## What you need to do
When the listing has been read, print it out again in full, word for word.
^^^^
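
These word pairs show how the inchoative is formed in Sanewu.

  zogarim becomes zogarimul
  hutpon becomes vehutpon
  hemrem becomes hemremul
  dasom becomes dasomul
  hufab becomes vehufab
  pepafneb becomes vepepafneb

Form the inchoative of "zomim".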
^^^^
## Exercise answer
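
These word pairs show how the inchoative is formed in Sanewu.

  zogarim becomes zogarimul
  hutpon becomes vehutpon
  hemrem becomes hemremul
  dasom becomes dasomul
  hufab becomes vehufab
  pepafneb becomes vepepafneb

Form the inchoative of "zomim".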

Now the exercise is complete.